Give an exact reproduction of all the lines in the listing.

◇ ◇ ◇ ◇ ◇ ◇ ◇

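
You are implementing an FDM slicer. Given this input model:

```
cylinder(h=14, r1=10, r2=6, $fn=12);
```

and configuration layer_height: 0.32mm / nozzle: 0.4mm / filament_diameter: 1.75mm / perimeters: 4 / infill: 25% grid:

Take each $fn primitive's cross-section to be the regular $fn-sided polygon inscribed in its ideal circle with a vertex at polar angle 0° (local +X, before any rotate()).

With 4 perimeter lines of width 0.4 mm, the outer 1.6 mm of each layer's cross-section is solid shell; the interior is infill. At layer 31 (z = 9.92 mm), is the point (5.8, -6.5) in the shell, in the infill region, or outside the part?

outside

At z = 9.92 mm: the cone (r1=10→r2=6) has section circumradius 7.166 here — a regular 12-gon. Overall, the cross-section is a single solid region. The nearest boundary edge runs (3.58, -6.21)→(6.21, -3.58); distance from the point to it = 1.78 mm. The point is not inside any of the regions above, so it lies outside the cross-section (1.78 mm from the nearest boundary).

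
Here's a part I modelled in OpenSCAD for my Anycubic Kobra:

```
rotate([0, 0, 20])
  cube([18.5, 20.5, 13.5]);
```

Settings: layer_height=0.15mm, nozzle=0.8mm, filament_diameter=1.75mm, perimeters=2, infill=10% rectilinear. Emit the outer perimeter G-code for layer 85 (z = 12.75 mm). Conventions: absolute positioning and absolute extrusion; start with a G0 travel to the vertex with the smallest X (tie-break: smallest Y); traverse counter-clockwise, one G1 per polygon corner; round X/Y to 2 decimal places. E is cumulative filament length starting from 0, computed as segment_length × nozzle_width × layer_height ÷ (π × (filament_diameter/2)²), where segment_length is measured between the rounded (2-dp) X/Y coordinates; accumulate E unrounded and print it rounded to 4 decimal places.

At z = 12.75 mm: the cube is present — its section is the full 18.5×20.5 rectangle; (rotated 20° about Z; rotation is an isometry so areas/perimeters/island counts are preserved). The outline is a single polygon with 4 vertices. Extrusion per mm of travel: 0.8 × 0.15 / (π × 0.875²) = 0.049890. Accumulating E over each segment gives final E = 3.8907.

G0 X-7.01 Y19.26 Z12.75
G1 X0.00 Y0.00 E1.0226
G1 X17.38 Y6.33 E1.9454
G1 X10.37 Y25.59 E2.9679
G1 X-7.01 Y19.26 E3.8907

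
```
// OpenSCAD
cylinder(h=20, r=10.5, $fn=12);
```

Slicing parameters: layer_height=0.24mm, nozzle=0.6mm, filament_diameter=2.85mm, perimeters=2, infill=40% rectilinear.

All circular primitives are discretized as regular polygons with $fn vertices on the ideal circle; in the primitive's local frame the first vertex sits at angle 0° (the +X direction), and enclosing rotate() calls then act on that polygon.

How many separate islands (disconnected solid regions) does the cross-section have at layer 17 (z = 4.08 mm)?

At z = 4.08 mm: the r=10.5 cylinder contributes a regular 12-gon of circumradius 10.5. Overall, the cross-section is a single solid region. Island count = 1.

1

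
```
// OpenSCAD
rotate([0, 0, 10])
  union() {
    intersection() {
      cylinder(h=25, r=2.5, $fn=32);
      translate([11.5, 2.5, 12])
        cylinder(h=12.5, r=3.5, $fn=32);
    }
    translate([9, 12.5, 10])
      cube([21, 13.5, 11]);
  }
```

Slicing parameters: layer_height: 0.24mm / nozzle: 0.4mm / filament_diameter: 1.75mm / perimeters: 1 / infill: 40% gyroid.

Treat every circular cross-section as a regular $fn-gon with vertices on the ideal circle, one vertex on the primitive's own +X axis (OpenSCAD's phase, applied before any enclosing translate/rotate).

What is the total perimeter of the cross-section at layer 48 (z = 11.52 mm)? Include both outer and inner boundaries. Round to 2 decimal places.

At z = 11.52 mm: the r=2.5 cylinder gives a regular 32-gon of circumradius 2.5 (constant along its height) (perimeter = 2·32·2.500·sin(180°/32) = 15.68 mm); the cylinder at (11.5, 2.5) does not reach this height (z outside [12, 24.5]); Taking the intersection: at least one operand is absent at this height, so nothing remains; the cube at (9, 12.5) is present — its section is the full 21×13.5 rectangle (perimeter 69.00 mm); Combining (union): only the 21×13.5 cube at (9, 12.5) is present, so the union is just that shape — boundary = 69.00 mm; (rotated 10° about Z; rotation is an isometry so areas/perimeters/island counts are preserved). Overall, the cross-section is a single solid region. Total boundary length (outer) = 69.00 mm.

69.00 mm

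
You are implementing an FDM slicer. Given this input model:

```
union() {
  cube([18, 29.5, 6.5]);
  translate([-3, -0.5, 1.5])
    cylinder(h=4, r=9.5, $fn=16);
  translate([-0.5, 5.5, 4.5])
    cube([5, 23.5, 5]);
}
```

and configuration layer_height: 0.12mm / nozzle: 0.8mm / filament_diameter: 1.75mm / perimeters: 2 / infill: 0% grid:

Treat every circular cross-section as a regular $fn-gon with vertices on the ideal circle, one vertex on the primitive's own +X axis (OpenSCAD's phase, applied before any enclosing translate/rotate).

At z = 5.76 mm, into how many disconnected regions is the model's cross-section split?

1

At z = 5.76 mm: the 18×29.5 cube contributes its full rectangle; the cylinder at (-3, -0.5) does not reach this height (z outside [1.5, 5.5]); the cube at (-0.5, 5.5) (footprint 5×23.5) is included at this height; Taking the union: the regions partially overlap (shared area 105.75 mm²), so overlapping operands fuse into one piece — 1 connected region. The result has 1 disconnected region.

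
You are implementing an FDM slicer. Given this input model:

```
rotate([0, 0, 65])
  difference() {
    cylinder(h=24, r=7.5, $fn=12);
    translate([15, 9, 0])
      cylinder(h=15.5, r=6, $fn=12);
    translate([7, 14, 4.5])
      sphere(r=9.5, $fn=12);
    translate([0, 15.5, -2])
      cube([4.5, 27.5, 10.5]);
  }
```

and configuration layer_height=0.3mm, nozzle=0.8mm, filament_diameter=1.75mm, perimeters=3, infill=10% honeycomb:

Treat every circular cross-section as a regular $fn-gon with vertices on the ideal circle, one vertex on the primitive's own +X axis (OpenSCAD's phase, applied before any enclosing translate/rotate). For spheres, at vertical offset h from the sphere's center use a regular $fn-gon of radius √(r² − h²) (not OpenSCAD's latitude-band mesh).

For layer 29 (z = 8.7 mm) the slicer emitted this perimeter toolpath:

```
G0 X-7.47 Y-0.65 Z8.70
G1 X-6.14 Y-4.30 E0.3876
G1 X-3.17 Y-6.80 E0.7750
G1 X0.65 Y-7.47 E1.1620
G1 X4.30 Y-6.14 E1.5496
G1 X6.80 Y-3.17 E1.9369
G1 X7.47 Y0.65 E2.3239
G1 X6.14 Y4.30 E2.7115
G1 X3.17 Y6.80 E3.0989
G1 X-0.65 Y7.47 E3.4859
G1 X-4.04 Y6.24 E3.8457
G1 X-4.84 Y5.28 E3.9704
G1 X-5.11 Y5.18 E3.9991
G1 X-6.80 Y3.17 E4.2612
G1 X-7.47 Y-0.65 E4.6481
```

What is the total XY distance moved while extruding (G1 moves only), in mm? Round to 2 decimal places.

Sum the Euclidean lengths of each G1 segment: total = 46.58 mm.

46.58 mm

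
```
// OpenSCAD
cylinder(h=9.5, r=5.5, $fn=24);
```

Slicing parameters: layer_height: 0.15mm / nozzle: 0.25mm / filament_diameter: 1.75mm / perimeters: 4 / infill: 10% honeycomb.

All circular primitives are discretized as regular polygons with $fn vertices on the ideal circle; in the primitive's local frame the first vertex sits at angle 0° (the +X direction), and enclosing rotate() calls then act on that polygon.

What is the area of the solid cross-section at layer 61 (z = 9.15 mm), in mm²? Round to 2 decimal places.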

◇ ◇ ◇ ◇ ◇ ◇ ◇

## Response to this exercise
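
You are implementing an FDM slicer. Given this input model:

```
cylinder(h=14, r1=10, r2=6, $fn=12);
```

and configuration layer_height: 0.32mm / nozzle: 0.4mm / filament_diameter: 1.75mm / perimeters: 4 / infill: 25% grid:

Take each $fn primitive's cross-section to be the regular $fn-sided polygon inscribed in its ideal circle with a vertex at polar angle 0° (local +X, before any rotate()).

With 4 perimeter lines of width 0.4 mm, the outer 1.6 mm of each layer's cross-section is solid shell; the interior is infill. At layer 31 (z = 9.92 mm), is the point (5.8, -6.5) in the shell, in the infill region, or outside the part?

outside

At z = 9.92 mm: the cone (r1=10→r2=6) has section circumradius 7.166 here — a regular 12-gon. Overall, the cross-section is a single solid region. The nearest boundary edge runs (3.58, -6.21)→(6.21, -3.58); distance from the point to it = 1.78 mm. The point is not inside any of the regions above, so it lies outside the cross-section (1.78 mm from the nearest boundary).

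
Here's a part I modelled in OpenSCAD for my Anycubic Kobra:

```
rotate([0, 0, 20])
  cube([18.5, 20.5, 13.5]);
```

Settings: layer_height=0.15mm, nozzle=0.8mm, filament_diameter=1.75mm, perimeters=2, infill=10% rectilinear. Emit the outer perimeter G-code for layer 85 (z = 12.75 mm). Conventions: absolute positioning and absolute extrusion; start with a G0 travel to the vertex with the smallest X (tie-break: smallest Y); traverse counter-clockwise, one G1 per polygon corner; round X/Y to 2 decimal places. E is cumulative filament length starting from 0, computed as segment_length × nozzle_width × layer_height ÷ (π × (filament_diameter/2)²), where segment_length is measured between the rounded (2-dp) X/Y coordinates; accumulate E unrounded and print it rounded to 4 decimal places.

At z = 12.75 mm: the cube is present — its section is the full 18.5×20.5 rectangle; (rotated 20° about Z; rotation is an isometry so areas/perimeters/island counts are preserved). The outline is a single polygon with 4 vertices. Extrusion per mm of travel: 0.8 × 0.15 / (π × 0.875²) = 0.049890. Accumulating E over each segment gives final E = 3.8907.

G0 X-7.01 Y19.26 Z12.75
G1 X0.00 Y0.00 E1.0226
G1 X17.38 Y6.33 E1.9454
G1 X10.37 Y25.59 E2.9679
G1 X-7.01 Y19.26 E3.8907

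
```
// OpenSCAD
cylinder(h=20, r=10.5, $fn=12);
```

Slicing parameters: layer_height=0.24mm, nozzle=0.6mm, filament_diameter=2.85mm, perimeters=2, infill=40% rectilinear.

All circular primitives are discretized as regular polygons with $fn vertices on the ideal circle; in the primitive's local frame the first vertex sits at angle 0° (the +X direction), and enclosing rotate() calls then act on that polygon.

How many separate islands (disconnected solid regions) does the cross-section have at layer 17 (z = 4.08 mm)?

At z = 4.08 mm: the r=10.5 cylinder contributes a regular 12-gon of circumradius 10.5. Overall, the cross-section is a single solid region. Island count = 1.

1

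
```
// OpenSCAD
rotate([0, 0, 10])
  union() {
    intersection() {
      cylinder(h=25, r=2.5, $fn=32);
      translate([11.5, 2.5, 12])
        cylinder(h=12.5, r=3.5, $fn=32);
    }
    translate([9, 12.5, 10])
      cube([21, 13.5, 11]);
  }
```

Slicing parameters: layer_height: 0.24mm / nozzle: 0.4mm / filament_diameter: 1.75mm / perimeters: 1 / infill: 40% gyroid.

Treat every circular cross-section as a regular $fn-gon with vertices on the ideal circle, one vertex on the primitive's own +X axis (OpenSCAD's phase, applied before any enclosing translate/rotate).

What is the total perimeter of the cross-section at layer 48 (z = 11.52 mm)? Include both outer and inner boundaries. Round to 2 decimal places.

At z = 11.52 mm: the r=2.5 cylinder gives a regular 32-gon of circumradius 2.5 (constant along its height) (perimeter = 2·32·2.500·sin(180°/32) = 15.68 mm); the cylinder at (11.5, 2.5) does not reach this height (z outside [12, 24.5]); Taking the intersection: at least one operand is absent at this height, so nothing remains; the cube at (9, 12.5) is present — its section is the full 21×13.5 rectangle (perimeter 69.00 mm); Combining (union): only the 21×13.5 cube at (9, 12.5) is present, so the union is just that shape — boundary = 69.00 mm; (rotated 10° about Z; rotation is an isometry so areas/perimeters/island counts are preserved). Overall, the cross-section is a single solid region. Total boundary length (outer) = 69.00 mm.

69.00 mm

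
You are implementing an FDM slicer. Given this input model:

```
union() {
  cube([18, 29.5, 6.5]);
  translate([-3, -0.5, 1.5])
    cylinder(h=4, r=9.5, $fn=16);
  translate([-0.5, 5.5, 4.5])
    cube([5, 23.5, 5]);
}
```

and configuration layer_height: 0.12mm / nozzle: 0.8mm / filament_diameter: 1.75mm / perimeters: 2 / infill: 0% grid:

Treat every circular cross-section as a regular $fn-gon with vertices on the ideal circle, one vertex on the primitive's own +X axis (OpenSCAD's phase, applied before any enclosing translate/rotate).

At z = 5.76 mm, into how many disconnected regions is the model's cross-section split?

1

At z = 5.76 mm: the 18×29.5 cube contributes its full rectangle; the cylinder at (-3, -0.5) does not reach this height (z outside [1.5, 5.5]); the cube at (-0.5, 5.5) (footprint 5×23.5) is included at this height; Taking the union: the regions partially overlap (shared area 105.75 mm²), so overlapping operands fuse into one piece — 1 connected region. The result has 1 disconnected region.

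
You are implementing an FDM slicer. Given this input model:

```
rotate([0, 0, 65])
  difference() {
    cylinder(h=24, r=7.5, $fn=12);
    translate([15, 9, 0])
      cylinder(h=15.5, r=6, $fn=12);
    translate([7, 14, 4.5])
      sphere(r=9.5, $fn=12);
    translate([0, 15.5, -2])
      cube([4.5, 27.5, 10.5]);
  }
```

and configuration layer_height=0.3mm, nozzle=0.8mm, filament_diameter=1.75mm, perimeters=3, infill=10% honeycomb:

Treat every circular cross-section as a regular $fn-gon with vertices on the ideal circle, one vertex on the primitive's own +X axis (OpenSCAD's phase, applied before any enclosing translate/rotate). For spheres, at vertical offset h from the sphere's center use a regular $fn-gon of radius √(r² − h²) (not OpenSCAD's latitude-band mesh).

For layer 29 (z = 8.7 mm) the slicer emitted this perimeter toolpath:

```
G0 X-7.47 Y-0.65 Z8.70
G1 X-6.14 Y-4.30 E0.3876
G1 X-3.17 Y-6.80 E0.7750
G1 X0.65 Y-7.47 E1.1620
G1 X4.30 Y-6.14 E1.5496
G1 X6.80 Y-3.17 E1.9369
G1 X7.47 Y0.65 E2.3239
G1 X6.14 Y4.30 E2.7115
G1 X3.17 Y6.80 E3.0989
G1 X-0.65 Y7.47 E3.4859
G1 X-4.04 Y6.24 E3.8457
G1 X-4.84 Y5.28 E3.9704
G1 X-5.11 Y5.18 E3.9991
G1 X-6.80 Y3.17 E4.2612
G1 X-7.47 Y-0.65 E4.6481
```

What is the total XY distance moved while extruding (G1 moves only), in mm? Round to 2 decimal places.

Sum the Euclidean lengths of each G1 segment: total = 46.58 mm.

46.58 mm

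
```
// OpenSCAD
cylinder(h=9.5, r=5.5, $fn=24);
```

Slicing parameters: layer_height: 0.15mm / nozzle: 0.25mm / filament_diameter: 1.75mm / perimeters: 4 / infill: 10% honeycomb.

All circular primitives are discretized as regular polygons with $fn vertices on the ideal circle; in the primitive's local frame the first vertex sits at angle 0° (the +X direction), and enclosing rotate() calls then act on that polygon.

What is the area of the solid cross-section at layer 61 (z = 9.15 mm), in mm²? Round to 2 decimal places.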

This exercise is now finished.